• [SOURCE INFORMATION]
---------------

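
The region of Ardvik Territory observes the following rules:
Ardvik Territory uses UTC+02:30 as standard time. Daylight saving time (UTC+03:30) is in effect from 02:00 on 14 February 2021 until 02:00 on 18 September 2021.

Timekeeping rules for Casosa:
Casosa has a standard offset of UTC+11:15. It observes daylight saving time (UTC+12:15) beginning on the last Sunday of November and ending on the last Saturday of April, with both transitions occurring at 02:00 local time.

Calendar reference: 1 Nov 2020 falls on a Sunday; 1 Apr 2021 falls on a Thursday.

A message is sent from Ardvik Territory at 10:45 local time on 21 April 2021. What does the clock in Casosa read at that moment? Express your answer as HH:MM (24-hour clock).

19:30

21 April 2021 falls between 14 February and 18 September, so daylight saving is in effect and Ardvik Territory is at UTC+03:30.
10:45 Ardvik Territory − 3h30m = 07:15 UTC.
1 November 2020 is a Sunday, so Sundays fall on 1, 8, 15, 22, 29; the last is November 29.
1 April 2021 is a Thursday, so Saturdays fall on 3, 10, 17, 24; the last is April 24.
At the standard offset (UTC+11:15), 07:15 UTC + 11h15m = 18:30 Casosa standard time.
The standard-time date in Casosa, 21 April 2021, falls between 29 November 2020 and 24 April 2021, so daylight saving is in effect and Casosa is at UTC+12:15.
07:15 UTC + 12h15m = 19:30 Casosa.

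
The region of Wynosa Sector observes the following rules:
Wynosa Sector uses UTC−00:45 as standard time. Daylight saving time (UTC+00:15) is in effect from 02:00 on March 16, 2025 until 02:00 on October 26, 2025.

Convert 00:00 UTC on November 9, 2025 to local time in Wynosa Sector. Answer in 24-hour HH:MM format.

23:15

At the standard offset (UTC−00:45), 00:00 UTC − 0h45m = 23:15 Wynosa Sector standard time (rolling into the previous day, 8 November 2025).
Daylight saving runs 16 March – 26 October; the standard-time date in Wynosa Sector, November 8, 2025, is outside that window, so Wynosa Sector is on standard time at UTC−00:45.
00:00 UTC − 0h45m = 23:15 local (rolling into the previous day, 8 November 2025).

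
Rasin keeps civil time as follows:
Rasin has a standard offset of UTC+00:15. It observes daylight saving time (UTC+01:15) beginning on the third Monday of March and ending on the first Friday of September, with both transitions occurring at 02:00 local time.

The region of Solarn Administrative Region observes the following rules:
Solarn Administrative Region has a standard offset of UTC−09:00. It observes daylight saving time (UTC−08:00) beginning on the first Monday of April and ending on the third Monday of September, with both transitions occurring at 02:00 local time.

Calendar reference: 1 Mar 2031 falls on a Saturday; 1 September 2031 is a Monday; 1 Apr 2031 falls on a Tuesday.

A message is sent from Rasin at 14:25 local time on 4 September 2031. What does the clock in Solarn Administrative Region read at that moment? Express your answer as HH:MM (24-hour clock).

1 March 2031 is a Saturday, so the first Monday is March 3 and the third is March 17.
1 September 2031 is a Monday, so the first Friday is September 5.
4 September 2031 falls between 17 March and 5 September, so daylight saving is in effect and Rasin is at UTC+01:15.
14:25 Rasin − 1h15m = 13:10 UTC.
1 April 2031 is a Tuesday, so the first Monday is April 7.
1 September 2031 is a Monday, so the first Monday is September 1 and the third is September 15.
At the standard offset (UTC−09:00), 13:10 UTC − 9h = 04:10 Solarn Administrative Region standard time.
The standard-time date in Solarn Administrative Region, 4 September 2031, lies within the daylight-saving period (7 April – 15 September), so Solarn Administrative Region is on daylight time, UTC−08:00.
13:10 UTC − 8h = 05:10 Solarn Administrative Region.

05:10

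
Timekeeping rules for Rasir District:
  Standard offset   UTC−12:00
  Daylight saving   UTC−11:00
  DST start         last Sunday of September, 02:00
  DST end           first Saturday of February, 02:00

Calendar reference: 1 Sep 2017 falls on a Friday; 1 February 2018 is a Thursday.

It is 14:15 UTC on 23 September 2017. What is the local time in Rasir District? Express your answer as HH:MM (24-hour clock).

02:15

1 September 2017 is a Friday, so Sundays fall on 3, 10, 17, 24; the last is September 24.
1 February 2018 is a Thursday, so the first Saturday is February 3.
At the standard offset (UTC−12:00), 14:15 UTC − 12h = 02:15 Rasir District standard time.
The standard-time date in Rasir District, 23 September 2017, does not fall between 24 September 2017 and 3 February 2018, so daylight saving is not in effect and Rasir District is at UTC−12:00.
14:15 UTC − 12h = 02:15 local.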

---------------

This task calls for every entry above to be transcribed exactly.

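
The region of Ardvik Territory observes the following rules:
Ardvik Territory uses UTC+02:30 as standard time. Daylight saving time (UTC+03:30) is in effect from 02:00 on 14 February 2021 until 02:00 on 18 September 2021.

Timekeeping rules for Casosa:
Casosa has a standard offset of UTC+11:15. It observes daylight saving time (UTC+12:15) beginning on the last Sunday of November and ending on the last Saturday of April, with both transitions occurring at 02:00 local time.

Calendar reference: 1 Nov 2020 falls on a Sunday; 1 Apr 2021 falls on a Thursday.

A message is sent from Ardvik Territory at 10:45 local time on 21 April 2021. What does the clock in Casosa read at that moment? Express your answer as HH:MM (24-hour clock).

19:30

21 April 2021 falls between 14 February and 18 September, so daylight saving is in effect and Ardvik Territory is at UTC+03:30.
10:45 Ardvik Territory − 3h30m = 07:15 UTC.
1 November 2020 is a Sunday, so Sundays fall on 1, 8, 15, 22, 29; the last is November 29.
1 April 2021 is a Thursday, so Saturdays fall on 3, 10, 17, 24; the last is April 24.
At the standard offset (UTC+11:15), 07:15 UTC + 11h15m = 18:30 Casosa standard time.
The standard-time date in Casosa, 21 April 2021, falls between 29 November 2020 and 24 April 2021, so daylight saving is in effect and Casosa is at UTC+12:15.
07:15 UTC + 12h15m = 19:30 Casosa.

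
The region of Wynosa Sector observes the following rules:
Wynosa Sector uses UTC−00:45 as standard time. Daylight saving time (UTC+00:15) is in effect from 02:00 on March 16, 2025 until 02:00 on October 26, 2025.

Convert 00:00 UTC on November 9, 2025 to local time in Wynosa Sector. Answer in 24-hour HH:MM format.

23:15

At the standard offset (UTC−00:45), 00:00 UTC − 0h45m = 23:15 Wynosa Sector standard time (rolling into the previous day, 8 November 2025).
Daylight saving runs 16 March – 26 October; the standard-time date in Wynosa Sector, November 8, 2025, is outside that window, so Wynosa Sector is on standard time at UTC−00:45.
00:00 UTC − 0h45m = 23:15 local (rolling into the previous day, 8 November 2025).

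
Rasin keeps civil time as follows:
Rasin has a standard offset of UTC+00:15. It observes daylight saving time (UTC+01:15) beginning on the third Monday of March and ending on the first Friday of September, with both transitions occurring at 02:00 local time.

The region of Solarn Administrative Region observes the following rules:
Solarn Administrative Region has a standard offset of UTC−09:00. It observes daylight saving time (UTC−08:00) beginning on the first Monday of April and ending on the third Monday of September, with both transitions occurring at 02:00 local time.

Calendar reference: 1 Mar 2031 falls on a Saturday; 1 September 2031 is a Monday; 1 Apr 2031 falls on a Tuesday.

A message is sent from Rasin at 14:25 local time on 4 September 2031. What does the clock in Solarn Administrative Region read at that moment? Express your answer as HH:MM (24-hour clock).

1 March 2031 is a Saturday, so the first Monday is March 3 and the third is March 17.
1 September 2031 is a Monday, so the first Friday is September 5.
4 September 2031 falls between 17 March and 5 September, so daylight saving is in effect and Rasin is at UTC+01:15.
14:25 Rasin − 1h15m = 13:10 UTC.
1 April 2031 is a Tuesday, so the first Monday is April 7.
1 September 2031 is a Monday, so the first Monday is September 1 and the third is September 15.
At the standard offset (UTC−09:00), 13:10 UTC − 9h = 04:10 Solarn Administrative Region standard time.
The standard-time date in Solarn Administrative Region, 4 September 2031, lies within the daylight-saving period (7 April – 15 September), so Solarn Administrative Region is on daylight time, UTC−08:00.
13:10 UTC − 8h = 05:10 Solarn Administrative Region.

05:10

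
Timekeeping rules for Rasir District:
  Standard offset   UTC−12:00
  Daylight saving   UTC−11:00
  DST start         last Sunday of September, 02:00
  DST end           first Saturday of February, 02:00

Calendar reference: 1 Sep 2017 falls on a Friday; 1 February 2018 is a Thursday.

It is 14:15 UTC on 23 September 2017. What is the local time in Rasir District? Express your answer as HH:MM (24-hour clock).

02:15

1 September 2017 is a Friday, so Sundays fall on 3, 10, 17, 24; the last is September 24.
1 February 2018 is a Thursday, so the first Saturday is February 3.
At the standard offset (UTC−12:00), 14:15 UTC − 12h = 02:15 Rasir District standard time.
The standard-time date in Rasir District, 23 September 2017, does not fall between 24 September 2017 and 3 February 2018, so daylight saving is not in effect and Rasir District is at UTC−12:00.
14:15 UTC − 12h = 02:15 local.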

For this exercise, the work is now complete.